[Start of section]

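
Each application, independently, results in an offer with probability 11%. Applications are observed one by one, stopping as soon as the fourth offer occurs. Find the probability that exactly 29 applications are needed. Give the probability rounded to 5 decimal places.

0.02604

Y = trial on which the fourth success occurs; negative binomial, r=4, p=0.11.
P(Y=29) = C(28,3) · p^4 · (1−p)^25
= 3276 · 0.00014641 · 0.054294 = 0.0260414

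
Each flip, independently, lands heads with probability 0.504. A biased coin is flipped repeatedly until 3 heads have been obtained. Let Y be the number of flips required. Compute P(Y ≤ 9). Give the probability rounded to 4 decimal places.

Finishing within 9 flips ⇔ at least 3 successes in the first 9. With X ~ Binomial(9, 0.504), P(Y ≤ 9) = 1 − P(X ≤ 2).
  k=0: C(9,0)·0.504^0·0.496^9 = 0.001817
  k=1: C(9,1)·0.504^1·0.496^8 = 0.016616
  k=2: C(9,2)·0.504^2·0.496^7 = 0.067536
1 − 0.085969 = 0.914031

0.9140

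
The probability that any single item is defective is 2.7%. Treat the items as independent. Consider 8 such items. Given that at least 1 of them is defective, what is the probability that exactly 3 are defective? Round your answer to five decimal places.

0.00489

X ~ Binomial(8, 0.027). Want P(X=3 | X≥1) = P(X=3) / P(X≥1).
P(X=3) = C(8,3)·0.027^3·0.973^5 = 0.0009613
P(X≥1) = 1 − 0.8033462 = 0.1966538
Ratio = 0.0009613 / 0.1966538 = 0.0048881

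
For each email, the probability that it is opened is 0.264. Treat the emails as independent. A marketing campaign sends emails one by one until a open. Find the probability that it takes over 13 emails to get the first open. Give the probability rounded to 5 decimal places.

0.01860

Y = number of emails to the first success; geometric, p = 0.264.
P(Y > 13) = P(first 13 all fail) = (1−p)^13 = 0.0185957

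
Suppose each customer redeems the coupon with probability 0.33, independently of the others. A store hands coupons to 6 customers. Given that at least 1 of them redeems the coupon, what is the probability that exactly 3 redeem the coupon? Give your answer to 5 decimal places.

0.23767

X ~ Binomial(6, 0.33). Want P(X=3 | X≥1) = P(X=3) / P(X≥1).
P(X=3) = C(6,3)·0.33^3·0.67^3 = 0.2161704
P(X≥1) = 1 − 0.0904584 = 0.9095416
Ratio = 0.2161704 / 0.9095416 = 0.2376696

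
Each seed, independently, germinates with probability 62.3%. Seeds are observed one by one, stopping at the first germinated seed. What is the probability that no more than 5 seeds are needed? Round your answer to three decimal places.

Y = number of seeds to the first success; geometric, p = 0.623.
P(Y ≤ 5) = 1 − (1−p)^5 = 1 − 0.00762 = 0.99238

0.992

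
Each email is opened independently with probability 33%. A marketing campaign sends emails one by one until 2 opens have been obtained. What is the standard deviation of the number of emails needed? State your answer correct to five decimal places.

Y = total emails until the second success; negative binomial with r=2, p=0.33.
SD(Y) = √[r(1−p)/p²] = √(12.3048669) = 3.5078294

3.50783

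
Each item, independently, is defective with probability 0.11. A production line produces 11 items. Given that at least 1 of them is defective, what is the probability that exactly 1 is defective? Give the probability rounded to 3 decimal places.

X ~ Binomial(11, 0.11). Want P(X=1 | X≥1) = P(X=1) / P(X≥1).
P(X=1) = C(11,1)·0.11^1·0.89^10 = 0.37730
P(X≥1) = 1 − 0.27752 = 0.72248
Ratio = 0.37730 / 0.72248 = 0.52223

0.522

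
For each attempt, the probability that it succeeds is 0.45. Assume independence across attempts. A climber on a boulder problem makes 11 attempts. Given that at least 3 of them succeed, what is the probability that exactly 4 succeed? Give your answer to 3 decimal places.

0.220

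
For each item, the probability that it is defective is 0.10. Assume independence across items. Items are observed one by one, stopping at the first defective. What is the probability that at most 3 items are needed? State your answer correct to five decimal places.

0.27100

Y = number of items to the first success; geometric, p = 0.10.
P(Y ≤ 3) = 1 − (1−p)^3 = 1 − 0.7290000 = 0.2710000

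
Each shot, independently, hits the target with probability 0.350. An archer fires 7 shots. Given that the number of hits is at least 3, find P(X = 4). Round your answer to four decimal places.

0.3084

X ~ Binomial(7, 0.35). Want P(X=4 | X≥3) = P(X=4) / P(X≥3).
P(X=4) = C(7,4)·0.35^4·0.65^3 = 0.144238
P(X≥3) = 1 − 0.049022 − 0.184776 − 0.298485 = 0.467717
Ratio = 0.144238 / 0.467717 = 0.308388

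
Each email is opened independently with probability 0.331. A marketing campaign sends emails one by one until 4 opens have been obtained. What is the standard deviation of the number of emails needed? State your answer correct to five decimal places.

4.94214

Y = total emails until the fourth success; negative binomial with r=4, p=0.331.
SD(Y) = √[r(1−p)/p²] = √(24.4247497) = 4.9421402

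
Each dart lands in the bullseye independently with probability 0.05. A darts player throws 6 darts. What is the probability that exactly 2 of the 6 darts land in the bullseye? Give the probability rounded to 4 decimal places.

X ~ Binomial(n=6, p=0.05).
P(X=2) = C(6,2) · p^2 · (1−p)^4
= 15 · 0.0025 · 0.81451 = 0.030544

0.0305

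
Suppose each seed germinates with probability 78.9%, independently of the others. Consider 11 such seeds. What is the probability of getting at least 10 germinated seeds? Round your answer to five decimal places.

0.29076

X ~ Binomial(11, 0.789); P(X ≥ 10) = Σ C(11,k) p^k (1−p)^(11−k) over k:
  k=10: C(11,10)·0.789^10·0.211^1 = 0.2169927
  k=11: C(11,11)·0.789^11·0.211^0 = 0.0737644
Total = 0.2907572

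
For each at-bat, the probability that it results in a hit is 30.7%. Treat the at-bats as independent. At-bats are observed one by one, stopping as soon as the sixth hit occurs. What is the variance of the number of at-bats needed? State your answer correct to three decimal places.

Y = total at-bats until the sixth success; negative binomial with r=6, p=0.307.
Var(Y) = r(1−p)/p² = 6·0.693 / 0.307² = 44.11718

44.117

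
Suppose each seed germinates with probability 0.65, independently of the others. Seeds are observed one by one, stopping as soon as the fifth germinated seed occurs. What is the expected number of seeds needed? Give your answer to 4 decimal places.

7.6923

Y = total seeds until the fifth success; negative binomial with r=5, p=0.65.
E[Y] = r / p = 5 / 0.65 = 7.692308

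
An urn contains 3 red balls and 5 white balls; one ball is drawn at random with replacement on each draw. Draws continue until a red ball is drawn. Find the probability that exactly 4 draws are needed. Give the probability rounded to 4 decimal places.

0.0916

Geometric (trials to first success), p = 0.375.
P(Y = 4) = (1−p)^3 · p = 0.24414 · 0.375 = 0.091553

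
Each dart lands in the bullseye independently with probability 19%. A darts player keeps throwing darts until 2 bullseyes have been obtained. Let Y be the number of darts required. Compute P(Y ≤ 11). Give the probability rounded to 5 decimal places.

Finishing within 11 darts ⇔ at least 2 successes in the first 11. With X ~ Binomial(11, 0.19), P(Y ≤ 11) = 1 − P(X ≤ 1).
  k=0: C(11,0)·0.19^0·0.81^11 = 0.0984771
  k=1: C(11,1)·0.19^1·0.81^10 = 0.2540952
1 − 0.3525723 = 0.6474277

0.64743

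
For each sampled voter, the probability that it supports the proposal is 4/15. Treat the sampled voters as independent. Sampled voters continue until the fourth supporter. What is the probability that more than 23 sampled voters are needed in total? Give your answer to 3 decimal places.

0.102

Needing more than 23 sampled voters ⇔ fewer than 4 successes in the first 23. With X ~ Binomial(23, 0.266667), P(Y > 23) = P(X ≤ 3).
  k=0: C(23,0)·0.266667^0·0.733333^23 = 0.00080
  k=1: C(23,1)·0.266667^1·0.733333^22 = 0.00667
  k=2: C(23,2)·0.266667^2·0.733333^21 = 0.02669
  k=3: C(23,3)·0.266667^3·0.733333^20 = 0.06794
P(X ≤ 3) = 0.10211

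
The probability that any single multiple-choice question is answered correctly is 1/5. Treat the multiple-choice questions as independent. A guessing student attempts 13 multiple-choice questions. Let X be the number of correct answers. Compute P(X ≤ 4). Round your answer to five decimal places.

0.90087

X ~ Binomial(13, 0.20); P(X ≤ 4) = Σ C(13,k) p^k (1−p)^(13−k) over k:
  k=0: C(13,0)·0.20^0·0.80^13 = 0.0549756
  k=1: C(13,1)·0.20^1·0.80^12 = 0.1786706
  k=2: C(13,2)·0.20^2·0.80^11 = 0.2680060
  k=3: C(13,3)·0.20^3·0.80^10 = 0.2456721
  k=4: C(13,4)·0.20^4·0.80^9 = 0.1535451
Total = 0.9008694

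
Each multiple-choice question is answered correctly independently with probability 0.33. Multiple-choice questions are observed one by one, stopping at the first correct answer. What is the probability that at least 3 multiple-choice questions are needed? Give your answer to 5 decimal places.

Y = number of multiple-choice questions to the first success; geometric, p = 0.33.
P(Y > 2) = P(first 2 all fail) = (1−p)^2 = 0.4489000

0.44890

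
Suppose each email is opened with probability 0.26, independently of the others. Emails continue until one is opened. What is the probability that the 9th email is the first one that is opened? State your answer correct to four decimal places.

Geometric (trials to first success), p = 0.26.
P(Y = 9) = (1−p)^8 · p = 0.089919 · 0.26 = 0.023379

0.0234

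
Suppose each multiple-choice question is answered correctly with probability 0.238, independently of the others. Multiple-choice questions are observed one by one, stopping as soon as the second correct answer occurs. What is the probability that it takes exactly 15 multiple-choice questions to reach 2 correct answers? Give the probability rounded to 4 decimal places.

Y = trial on which the second success occurs; negative binomial, r=2, p=0.238.
P(Y=15) = C(14,1) · p^2 · (1−p)^13
= 14 · 0.056644 · 0.029202 = 0.023158

0.0232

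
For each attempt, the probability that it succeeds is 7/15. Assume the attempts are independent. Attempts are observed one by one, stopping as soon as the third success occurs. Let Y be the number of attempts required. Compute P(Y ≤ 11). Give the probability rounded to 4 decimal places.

Finishing within 11 attempts ⇔ at least 3 successes in the first 11. With X ~ Binomial(11, 0.466667), P(Y ≤ 11) = 1 − P(X ≤ 2).
  k=0: C(11,0)·0.466667^0·0.533333^11 = 0.000993
  k=1: C(11,1)·0.466667^1·0.533333^10 = 0.009558
  k=2: C(11,2)·0.466667^2·0.533333^9 = 0.041818
1 − 0.052370 = 0.947630

0.9476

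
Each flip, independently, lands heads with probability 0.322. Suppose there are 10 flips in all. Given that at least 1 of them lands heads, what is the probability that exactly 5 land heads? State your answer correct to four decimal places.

0.1276

X ~ Binomial(10, 0.322). Want P(X=5 | X≥1) = P(X=5) / P(X≥1).
P(X=5) = C(10,5)·0.322^5·0.678^5 = 0.124977
P(X≥1) = 1 − 0.020526 = 0.979474
Ratio = 0.124977 / 0.979474 = 0.127595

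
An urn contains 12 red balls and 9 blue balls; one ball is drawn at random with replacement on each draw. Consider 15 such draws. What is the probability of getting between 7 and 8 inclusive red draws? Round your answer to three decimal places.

X ~ Binomial(15, 0.571429); P(7 ≤ X ≤ 8) = Σ C(15,k) p^k (1−p)^(15−k) over k:
  k=7: C(15,7)·0.571429^7·0.428571^8 = 0.14570
  k=8: C(15,8)·0.571429^8·0.428571^7 = 0.19427
Total = 0.33997

0.340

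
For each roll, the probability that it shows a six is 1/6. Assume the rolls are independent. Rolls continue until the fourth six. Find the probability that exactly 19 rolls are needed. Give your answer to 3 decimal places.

Y = trial on which the fourth success occurs; negative binomial, r=4, p=0.166667.
P(Y=19) = C(18,3) · p^4 · (1−p)^15
= 816 · 0.0007716 · 0.064905 = 0.04087

0.041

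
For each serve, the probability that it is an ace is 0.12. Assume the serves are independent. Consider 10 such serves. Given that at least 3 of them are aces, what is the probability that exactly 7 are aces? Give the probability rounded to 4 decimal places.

X ~ Binomial(10, 0.12). Want P(X=7 | X≥3) = P(X=7) / P(X≥3).
P(X=7) = C(10,7)·0.12^7·0.88^3 = 0.000029
P(X≥3) = 1 − 0.278501 − 0.379774 − 0.233043 = 0.108682
Ratio = 0.000029 / 0.108682 = 0.000270

0.0003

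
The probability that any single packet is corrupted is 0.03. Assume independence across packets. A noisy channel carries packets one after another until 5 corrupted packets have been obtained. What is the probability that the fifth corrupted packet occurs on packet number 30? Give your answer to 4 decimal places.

0.0003

Y = trial on which the fifth success occurs; negative binomial, r=5, p=0.03.
P(Y=30) = C(29,4) · p^5 · (1−p)^25
= 23751 · 2.43e-08 · 0.46697 = 0.000270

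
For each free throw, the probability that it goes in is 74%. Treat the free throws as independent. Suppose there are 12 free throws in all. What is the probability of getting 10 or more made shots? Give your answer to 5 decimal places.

X ~ Binomial(12, 0.74); P(X ≥ 10) = Σ C(12,k) p^k (1−p)^(12−k) over k:
  k=10: C(12,10)·0.74^10·0.26^2 = 0.2196888
  k=11: C(12,11)·0.74^11·0.26^1 = 0.1136851
  k=12: C(12,12)·0.74^12·0.26^0 = 0.0269638
Total = 0.3603376

0.36034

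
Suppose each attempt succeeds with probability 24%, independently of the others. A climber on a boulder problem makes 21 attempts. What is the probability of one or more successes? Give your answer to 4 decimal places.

0.9969

P(at least one) = 1 − P(none) = 1 − (1 − 0.24)^21
= 1 − 0.003141 = 0.996859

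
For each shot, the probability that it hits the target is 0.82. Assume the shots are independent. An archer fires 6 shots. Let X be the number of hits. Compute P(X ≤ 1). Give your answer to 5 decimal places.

X ~ Binomial(6, 0.82); P(X ≤ 1) = Σ C(6,k) p^k (1−p)^(6−k) over k:
  k=0: C(6,0)·0.82^0·0.18^6 = 0.0000340
  k=1: C(6,1)·0.82^1·0.18^5 = 0.0009297
Total = 0.0009637

0.00096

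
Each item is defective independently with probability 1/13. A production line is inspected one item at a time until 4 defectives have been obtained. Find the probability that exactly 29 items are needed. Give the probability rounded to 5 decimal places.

Y = trial on which the fourth success occurs; negative binomial, r=4, p=0.076923.
P(Y=29) = C(28,3) · p^4 · (1−p)^25
= 3276 · 3.5013e-05 · 0.13519 = 0.0155066

0.01551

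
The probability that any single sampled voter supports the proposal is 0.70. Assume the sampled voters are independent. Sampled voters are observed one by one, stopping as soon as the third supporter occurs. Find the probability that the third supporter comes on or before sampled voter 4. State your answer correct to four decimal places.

0.6517

Finishing within 4 sampled voters ⇔ at least 3 successes in the first 4. With X ~ Binomial(4, 0.70), P(Y ≤ 4) = 1 − P(X ≤ 2).
  k=0: C(4,0)·0.70^0·0.30^4 = 0.008100
  k=1: C(4,1)·0.70^1·0.30^3 = 0.075600
  k=2: C(4,2)·0.70^2·0.30^2 = 0.264600
1 − 0.348300 = 0.651700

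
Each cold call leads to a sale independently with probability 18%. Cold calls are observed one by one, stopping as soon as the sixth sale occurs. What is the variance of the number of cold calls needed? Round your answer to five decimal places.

Y = total cold calls until the sixth success; negative binomial with r=6, p=0.18.
Var(Y) = r(1−p)/p² = 6·0.82 / 0.18² = 151.8518519

151.85185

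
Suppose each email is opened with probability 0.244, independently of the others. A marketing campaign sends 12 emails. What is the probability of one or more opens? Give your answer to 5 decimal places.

P(at least one) = 1 − P(none) = 1 − (1 − 0.244)^12
= 1 − 0.0348547 = 0.9651453

0.96515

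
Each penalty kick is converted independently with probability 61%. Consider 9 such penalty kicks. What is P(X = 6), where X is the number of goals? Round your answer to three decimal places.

0.257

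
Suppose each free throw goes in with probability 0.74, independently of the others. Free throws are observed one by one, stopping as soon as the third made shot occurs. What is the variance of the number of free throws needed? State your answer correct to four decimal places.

1.4244

Y = total free throws until the third success; negative binomial with r=3, p=0.74.
Var(Y) = r(1−p)/p² = 3·0.26 / 0.74² = 1.424397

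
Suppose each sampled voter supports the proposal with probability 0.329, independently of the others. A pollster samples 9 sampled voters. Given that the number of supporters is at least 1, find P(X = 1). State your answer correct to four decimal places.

0.1251

X ~ Binomial(9, 0.329). Want P(X=1 | X≥1) = P(X=1) / P(X≥1).
P(X=1) = C(9,1)·0.329^1·0.671^8 = 0.121680
P(X≥1) = 1 − 0.027574 = 0.972426
Ratio = 0.121680 / 0.972426 = 0.125130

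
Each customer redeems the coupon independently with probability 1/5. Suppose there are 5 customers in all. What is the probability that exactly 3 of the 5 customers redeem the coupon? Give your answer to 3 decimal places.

0.051

X ~ Binomial(n=5, p=0.20).
P(X=3) = C(5,3) · p^3 · (1−p)^2
= 10 · 0.008 · 0.64 = 0.05120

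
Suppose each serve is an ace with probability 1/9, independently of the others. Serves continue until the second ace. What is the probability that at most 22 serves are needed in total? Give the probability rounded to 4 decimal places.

Finishing within 22 serves ⇔ at least 2 successes in the first 22. With X ~ Binomial(22, 0.111111), P(Y ≤ 22) = 1 − P(X ≤ 1).
  k=0: C(22,0)·0.111111^0·0.888889^22 = 0.074928
  k=1: C(22,1)·0.111111^1·0.888889^21 = 0.206052
1 − 0.280980 = 0.719020

0.7190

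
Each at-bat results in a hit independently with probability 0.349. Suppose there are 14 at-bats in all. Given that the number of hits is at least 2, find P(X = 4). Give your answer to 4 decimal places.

X ~ Binomial(14, 0.349). Want P(X=4 | X≥2) = P(X=4) / P(X≥2).
P(X=4) = C(14,4)·0.349^4·0.651^10 = 0.203023
P(X≥2) = 1 − 0.002455 − 0.018429 = 0.979115
Ratio = 0.203023 / 0.979115 = 0.207354

0.2074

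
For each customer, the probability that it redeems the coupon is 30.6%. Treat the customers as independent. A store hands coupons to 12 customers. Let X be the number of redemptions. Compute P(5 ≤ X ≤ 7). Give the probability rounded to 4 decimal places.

0.2815

X ~ Binomial(12, 0.306); P(5 ≤ X ≤ 7) = Σ C(12,k) p^k (1−p)^(12−k) over k:
  k=5: C(12,5)·0.306^5·0.694^7 = 0.164759
  k=6: C(12,6)·0.306^6·0.694^6 = 0.084753
  k=7: C(12,7)·0.306^7·0.694^5 = 0.032031
Total = 0.281543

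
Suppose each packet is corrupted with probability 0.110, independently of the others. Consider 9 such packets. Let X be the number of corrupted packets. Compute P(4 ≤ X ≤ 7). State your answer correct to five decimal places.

0.01168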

[End of section]

§ **Task to carry out**: Look above for the line that holds "Each customer redeems the coupon independently", then copy it and each line after it exactly, through the last line of the data.

§ **Output of the task**:
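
Each customer redeems the coupon independently with probability 1/5. Suppose there are 5 customers in all. What is the probability that exactly 3 of the 5 customers redeem the coupon? Give your answer to 3 decimal places.

0.051

X ~ Binomial(n=5, p=0.20).
P(X=3) = C(5,3) · p^3 · (1−p)^2
= 10 · 0.008 · 0.64 = 0.05120

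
Suppose each serve is an ace with probability 1/9, independently of the others. Serves continue until the second ace. What is the probability that at most 22 serves are needed in total? Give the probability rounded to 4 decimal places.

Finishing within 22 serves ⇔ at least 2 successes in the first 22. With X ~ Binomial(22, 0.111111), P(Y ≤ 22) = 1 − P(X ≤ 1).
  k=0: C(22,0)·0.111111^0·0.888889^22 = 0.074928
  k=1: C(22,1)·0.111111^1·0.888889^21 = 0.206052
1 − 0.280980 = 0.719020

0.7190

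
Each at-bat results in a hit independently with probability 0.349. Suppose there are 14 at-bats in all. Given that the number of hits is at least 2, find P(X = 4). Give your answer to 4 decimal places.

X ~ Binomial(14, 0.349). Want P(X=4 | X≥2) = P(X=4) / P(X≥2).
P(X=4) = C(14,4)·0.349^4·0.651^10 = 0.203023
P(X≥2) = 1 − 0.002455 − 0.018429 = 0.979115
Ratio = 0.203023 / 0.979115 = 0.207354

0.2074

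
For each customer, the probability that it redeems the coupon is 30.6%. Treat the customers as independent. A store hands coupons to 12 customers. Let X be the number of redemptions. Compute P(5 ≤ X ≤ 7). Give the probability rounded to 4 decimal places.

0.2815

X ~ Binomial(12, 0.306); P(5 ≤ X ≤ 7) = Σ C(12,k) p^k (1−p)^(12−k) over k:
  k=5: C(12,5)·0.306^5·0.694^7 = 0.164759
  k=6: C(12,6)·0.306^6·0.694^6 = 0.084753
  k=7: C(12,7)·0.306^7·0.694^5 = 0.032031
Total = 0.281543

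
Suppose each packet is corrupted with probability 0.110, independently of the others. Consider 9 such packets. Let X be the number of corrupted packets. Compute P(4 ≤ X ≤ 7). State your answer correct to five decimal places.

0.01168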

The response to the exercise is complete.